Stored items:

____

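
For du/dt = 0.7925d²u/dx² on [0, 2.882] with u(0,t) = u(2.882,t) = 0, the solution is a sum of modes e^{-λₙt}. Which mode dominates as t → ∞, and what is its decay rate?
Eigenvalues: λₙ = 0.7925n²π²/2.882².
First three modes:
  n=1: λ₁ = 0.7925π²/2.882² ≈ 0.942
  n=2: λ₂ = 3.17π²/2.882² ≈ 3.767 (4× faster decay)
  n=3: λ₃ = 7.1325π²/2.882² ≈ 8.475 (9× faster decay)
As t → ∞, higher modes decay exponentially faster. The n=1 mode dominates: u ~ c₁ sin(πx/2.882) e^{-λ₁t}.
Decay rate: λ₁ = 0.7925π²/2.882² ≈ 0.942.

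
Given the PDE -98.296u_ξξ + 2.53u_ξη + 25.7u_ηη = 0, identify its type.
The second-order coefficients are A = -98.296, B = 2.53, C = 25.7. Since B² - 4AC = 10111.2297 > 0, this is a hyperbolic PDE.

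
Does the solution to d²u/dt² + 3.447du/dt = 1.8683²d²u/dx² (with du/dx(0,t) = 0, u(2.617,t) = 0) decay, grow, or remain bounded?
u → 0. Damping (γ=3.447) dissipates energy; oscillations decay exponentially.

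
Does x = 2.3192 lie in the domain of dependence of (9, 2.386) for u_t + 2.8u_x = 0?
Yes. The characteristic through (9, 2.386) passes through x = 2.3192.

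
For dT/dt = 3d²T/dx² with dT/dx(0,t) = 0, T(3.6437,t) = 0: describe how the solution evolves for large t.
T → 0. Heat escapes through the Dirichlet boundary.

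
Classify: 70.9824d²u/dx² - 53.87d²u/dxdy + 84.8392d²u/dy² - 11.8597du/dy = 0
Elliptic (discriminant = -21186.38322032).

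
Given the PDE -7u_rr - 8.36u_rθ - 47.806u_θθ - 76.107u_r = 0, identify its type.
The second-order coefficients are A = -7, B = -8.36, C = -47.806. Since B² - 4AC = -1268.6784 < 0, this is an elliptic PDE.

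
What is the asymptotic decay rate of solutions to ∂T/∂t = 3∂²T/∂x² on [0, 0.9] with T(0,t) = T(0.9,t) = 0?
Eigenvalues: λₙ = 3n²π²/0.9².
First three modes:
  n=1: λ₁ = 3π²/0.9² ≈ 36.554
  n=2: λ₂ = 12π²/0.9² ≈ 146.216 (4× faster decay)
  n=3: λ₃ = 27π²/0.9² ≈ 328.987 (9× faster decay)
As t → ∞, higher modes decay exponentially faster. The n=1 mode dominates: T ~ c₁ sin(πx/0.9) e^{-λ₁t}.
Decay rate: λ₁ = 3π²/0.9² ≈ 36.554.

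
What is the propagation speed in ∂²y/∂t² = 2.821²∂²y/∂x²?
Speed = 2.821. Information travels along characteristics x = x₀ ± 2.821t.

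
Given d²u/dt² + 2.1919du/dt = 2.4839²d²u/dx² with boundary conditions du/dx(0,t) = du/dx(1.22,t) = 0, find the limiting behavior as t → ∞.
u → constant (steady state). Damping (γ=2.1919) dissipates the nonconstant modes; with Neumann BCs the spatial average obeys M''+γM'=0 and tends to a finite limit.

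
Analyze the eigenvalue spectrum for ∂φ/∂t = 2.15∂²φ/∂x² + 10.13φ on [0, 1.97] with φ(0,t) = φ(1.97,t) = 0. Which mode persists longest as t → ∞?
Eigenvalues: λₙ = 2.15n²π²/1.97² - 10.13.
First three modes:
  n=1: λ₁ = 2.15π²/1.97² - 10.13 ≈ -4.662
  n=2: λ₂ = 8.6π²/1.97² - 10.13 ≈ 11.741
  n=3: λ₃ = 19.35π²/1.97² - 10.13 ≈ 39.079
Since 2.15π²/1.97² ≈ 5.468 < 10.13, λ₁ < 0.
The n=1 mode grows fastest (−λₙ is largest for n=1) → dominates.
Asymptotic: φ ~ c₁ sin(πx/1.97) e^{4.662t} (exponential growth at rate −λ₁ ≈ 4.662).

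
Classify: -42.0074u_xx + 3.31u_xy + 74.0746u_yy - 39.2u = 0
Hyperbolic (discriminant = 12457.68150816).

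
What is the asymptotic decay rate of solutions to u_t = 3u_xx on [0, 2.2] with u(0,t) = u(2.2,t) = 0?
Eigenvalues: λₙ = 3n²π²/2.2².
First three modes:
  n=1: λ₁ = 3π²/2.2² ≈ 6.118
  n=2: λ₂ = 12π²/2.2² ≈ 24.47 (4× faster decay)
  n=3: λ₃ = 27π²/2.2² ≈ 55.058 (9× faster decay)
As t → ∞, higher modes decay exponentially faster. The n=1 mode dominates: u ~ c₁ sin(πx/2.2) e^{-λ₁t}.
Decay rate: λ₁ = 3π²/2.2² ≈ 6.118.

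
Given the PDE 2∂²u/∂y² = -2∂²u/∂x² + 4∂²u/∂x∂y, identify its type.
Rewriting in standard form: 2∂²u/∂x² - 4∂²u/∂x∂y + 2∂²u/∂y² = 0. The second-order coefficients are A = 2, B = -4, C = 2. Since B² - 4AC = 0 = 0, this is a parabolic PDE.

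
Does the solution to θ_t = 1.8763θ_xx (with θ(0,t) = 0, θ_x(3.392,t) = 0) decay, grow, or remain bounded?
θ → 0. Heat escapes through the Dirichlet boundary.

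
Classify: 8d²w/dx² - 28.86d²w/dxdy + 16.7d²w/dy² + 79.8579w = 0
Hyperbolic (discriminant = 298.4996).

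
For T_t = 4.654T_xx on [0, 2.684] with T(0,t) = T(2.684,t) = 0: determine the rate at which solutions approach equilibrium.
Eigenvalues: λₙ = 4.654n²π²/2.684².
First three modes:
  n=1: λ₁ = 4.654π²/2.684² ≈ 6.376
  n=2: λ₂ = 18.616π²/2.684² ≈ 25.505 (4× faster decay)
  n=3: λ₃ = 41.886π²/2.684² ≈ 57.386 (9× faster decay)
As t → ∞, higher modes decay exponentially faster. The n=1 mode dominates: T ~ c₁ sin(πx/2.684) e^{-λ₁t}.
Decay rate: λ₁ = 4.654π²/2.684² ≈ 6.376.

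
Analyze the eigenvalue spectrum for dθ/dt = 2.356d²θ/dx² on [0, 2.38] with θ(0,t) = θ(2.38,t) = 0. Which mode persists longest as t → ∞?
Eigenvalues: λₙ = 2.356n²π²/2.38².
First three modes:
  n=1: λ₁ = 2.356π²/2.38² ≈ 4.105
  n=2: λ₂ = 9.424π²/2.38² ≈ 16.42 (4× faster decay)
  n=3: λ₃ = 21.204π²/2.38² ≈ 36.946 (9× faster decay)
As t → ∞, higher modes decay exponentially faster. The n=1 mode dominates: θ ~ c₁ sin(πx/2.38) e^{-λ₁t}.
Decay rate: λ₁ = 2.356π²/2.38² ≈ 4.105.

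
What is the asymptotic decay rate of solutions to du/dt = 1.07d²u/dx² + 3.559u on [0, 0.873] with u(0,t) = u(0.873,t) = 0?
Eigenvalues: λₙ = 1.07n²π²/0.873² - 3.559.
First three modes:
  n=1: λ₁ = 1.07π²/0.873² - 3.559 ≈ 10.298
  n=2: λ₂ = 4.28π²/0.873² - 3.559 ≈ 51.867
  n=3: λ₃ = 9.63π²/0.873² - 3.559 ≈ 121.15
Since 1.07π²/0.873² ≈ 13.857 > 3.559, all λₙ > 0.
The n=1 mode decays slowest → dominates as t → ∞.
Asymptotic: u ~ c₁ sin(πx/0.873) e^{-λ₁t} with decay rate λ₁ ≈ 10.298.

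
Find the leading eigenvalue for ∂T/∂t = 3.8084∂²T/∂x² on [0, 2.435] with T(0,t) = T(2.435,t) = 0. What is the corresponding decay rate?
Eigenvalues: λₙ = 3.8084n²π²/2.435².
First three modes:
  n=1: λ₁ = 3.8084π²/2.435² ≈ 6.339
  n=2: λ₂ = 15.2336π²/2.435² ≈ 25.357 (4× faster decay)
  n=3: λ₃ = 34.2756π²/2.435² ≈ 57.054 (9× faster decay)
As t → ∞, higher modes decay exponentially faster. The n=1 mode dominates: T ~ c₁ sin(πx/2.435) e^{-λ₁t}.
Decay rate: λ₁ = 3.8084π²/2.435² ≈ 6.339.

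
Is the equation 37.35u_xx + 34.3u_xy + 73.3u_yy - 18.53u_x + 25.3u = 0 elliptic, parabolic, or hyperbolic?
Computing B² - 4AC with A = 37.35, B = 34.3, C = 73.3: discriminant = -9774.53 (negative). Answer: elliptic.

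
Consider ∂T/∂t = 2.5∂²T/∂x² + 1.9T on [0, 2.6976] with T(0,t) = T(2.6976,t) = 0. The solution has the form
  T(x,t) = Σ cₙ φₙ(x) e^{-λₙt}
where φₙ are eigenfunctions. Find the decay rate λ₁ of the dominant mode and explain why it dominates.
Eigenvalues: λₙ = 2.5n²π²/2.6976² - 1.9.
First three modes:
  n=1: λ₁ = 2.5π²/2.6976² - 1.9 ≈ 1.491
  n=2: λ₂ = 10π²/2.6976² - 1.9 ≈ 11.663
  n=3: λ₃ = 22.5π²/2.6976² - 1.9 ≈ 28.616
Since 2.5π²/2.6976² ≈ 3.391 > 1.9, all λₙ > 0.
The n=1 mode decays slowest → dominates as t → ∞.
Asymptotic: T ~ c₁ sin(πx/2.6976) e^{-λ₁t} with decay rate λ₁ ≈ 1.491.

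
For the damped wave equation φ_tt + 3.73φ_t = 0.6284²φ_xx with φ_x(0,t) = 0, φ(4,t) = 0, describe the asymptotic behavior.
φ → 0. Damping (γ=3.73) dissipates energy; oscillations decay exponentially.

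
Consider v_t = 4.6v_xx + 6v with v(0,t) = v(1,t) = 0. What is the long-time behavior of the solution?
As t → ∞, v → 0. Diffusion dominates reaction (r=6 < κπ²/L²≈45.4); solution decays.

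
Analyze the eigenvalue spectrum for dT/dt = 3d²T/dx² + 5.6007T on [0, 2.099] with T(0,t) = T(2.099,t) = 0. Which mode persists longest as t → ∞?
Eigenvalues: λₙ = 3n²π²/2.099² - 5.6007.
First three modes:
  n=1: λ₁ = 3π²/2.099² - 5.6007 ≈ 1.12
  n=2: λ₂ = 12π²/2.099² - 5.6007 ≈ 21.281
  n=3: λ₃ = 27π²/2.099² - 5.6007 ≈ 54.883
Since 3π²/2.099² ≈ 6.72 > 5.6007, all λₙ > 0.
The n=1 mode decays slowest → dominates as t → ∞.
Asymptotic: T ~ c₁ sin(πx/2.099) e^{-λ₁t} with decay rate λ₁ ≈ 1.12.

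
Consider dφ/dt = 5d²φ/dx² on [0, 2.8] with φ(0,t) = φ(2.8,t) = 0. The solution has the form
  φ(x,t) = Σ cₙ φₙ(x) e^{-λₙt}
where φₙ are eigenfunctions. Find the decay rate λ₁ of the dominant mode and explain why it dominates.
Eigenvalues: λₙ = 5n²π²/2.8².
First three modes:
  n=1: λ₁ = 5π²/2.8² ≈ 6.294
  n=2: λ₂ = 20π²/2.8² ≈ 25.178 (4× faster decay)
  n=3: λ₃ = 45π²/2.8² ≈ 56.65 (9× faster decay)
As t → ∞, higher modes decay exponentially faster. The n=1 mode dominates: φ ~ c₁ sin(πx/2.8) e^{-λ₁t}.
Decay rate: λ₁ = 5π²/2.8² ≈ 6.294.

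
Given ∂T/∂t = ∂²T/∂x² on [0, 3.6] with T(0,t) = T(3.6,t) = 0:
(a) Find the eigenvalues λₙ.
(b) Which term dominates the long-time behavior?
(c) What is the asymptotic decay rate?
Eigenvalues: λₙ = n²π²/3.6².
First three modes:
  n=1: λ₁ = π²/3.6² ≈ 0.762
  n=2: λ₂ = 4π²/3.6² ≈ 3.046 (4× faster decay)
  n=3: λ₃ = 9π²/3.6² ≈ 6.854 (9× faster decay)
As t → ∞, higher modes decay exponentially faster. The n=1 mode dominates: T ~ c₁ sin(πx/3.6) e^{-λ₁t}.
Decay rate: λ₁ = π²/3.6² ≈ 0.762.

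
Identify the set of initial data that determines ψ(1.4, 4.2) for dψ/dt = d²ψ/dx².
The entire real line. The heat equation has infinite propagation speed: any initial disturbance instantly affects all points (though exponentially small far away).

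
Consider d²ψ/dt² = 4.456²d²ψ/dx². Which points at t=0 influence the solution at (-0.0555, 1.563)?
Domain of dependence: [-7.020228, 6.909228]. Signals travel at speed 4.456, so data within |x - -0.0555| ≤ 4.456·1.563 = 6.964728 can reach the point.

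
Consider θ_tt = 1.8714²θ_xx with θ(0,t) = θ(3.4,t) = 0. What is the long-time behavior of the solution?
As t → ∞, θ oscillates (no decay). Energy is conserved; the solution oscillates indefinitely as standing waves.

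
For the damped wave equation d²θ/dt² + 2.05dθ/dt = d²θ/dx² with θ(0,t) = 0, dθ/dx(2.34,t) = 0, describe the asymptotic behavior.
θ → 0. Damping (γ=2.05) dissipates energy; oscillations decay exponentially.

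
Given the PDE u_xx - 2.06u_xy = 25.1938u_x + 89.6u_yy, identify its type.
Rewriting in standard form: u_xx - 2.06u_xy - 89.6u_yy - 25.1938u_x = 0. The second-order coefficients are A = 1, B = -2.06, C = -89.6. Since B² - 4AC = 362.6436 > 0, this is a hyperbolic PDE.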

____

Exercise prompt
Nothing but the lines from the one containing "(b) Which term" through the last line of the data above should be given again, each exactly as it stands.

Answer area
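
(b) Which term dominates the long-time behavior?
(c) What is the asymptotic decay rate?
Eigenvalues: λₙ = n²π²/3.6².
First three modes:
  n=1: λ₁ = π²/3.6² ≈ 0.762
  n=2: λ₂ = 4π²/3.6² ≈ 3.046 (4× faster decay)
  n=3: λ₃ = 9π²/3.6² ≈ 6.854 (9× faster decay)
As t → ∞, higher modes decay exponentially faster. The n=1 mode dominates: T ~ c₁ sin(πx/3.6) e^{-λ₁t}.
Decay rate: λ₁ = π²/3.6² ≈ 0.762.

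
Identify the set of initial data that determines ψ(1.4, 4.2) for dψ/dt = d²ψ/dx².
The entire real line. The heat equation has infinite propagation speed: any initial disturbance instantly affects all points (though exponentially small far away).

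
Consider d²ψ/dt² = 4.456²d²ψ/dx². Which points at t=0 influence the solution at (-0.0555, 1.563)?
Domain of dependence: [-7.020228, 6.909228]. Signals travel at speed 4.456, so data within |x - -0.0555| ≤ 4.456·1.563 = 6.964728 can reach the point.

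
Consider θ_tt = 1.8714²θ_xx with θ(0,t) = θ(3.4,t) = 0. What is the long-time behavior of the solution?
As t → ∞, θ oscillates (no decay). Energy is conserved; the solution oscillates indefinitely as standing waves.

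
For the damped wave equation d²θ/dt² + 2.05dθ/dt = d²θ/dx² with θ(0,t) = 0, dθ/dx(2.34,t) = 0, describe the asymptotic behavior.
θ → 0. Damping (γ=2.05) dissipates energy; oscillations decay exponentially.

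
Given the PDE u_xx - 2.06u_xy = 25.1938u_x + 89.6u_yy, identify its type.
Rewriting in standard form: u_xx - 2.06u_xy - 89.6u_yy - 25.1938u_x = 0. The second-order coefficients are A = 1, B = -2.06, C = -89.6. Since B² - 4AC = 362.6436 > 0, this is a hyperbolic PDE.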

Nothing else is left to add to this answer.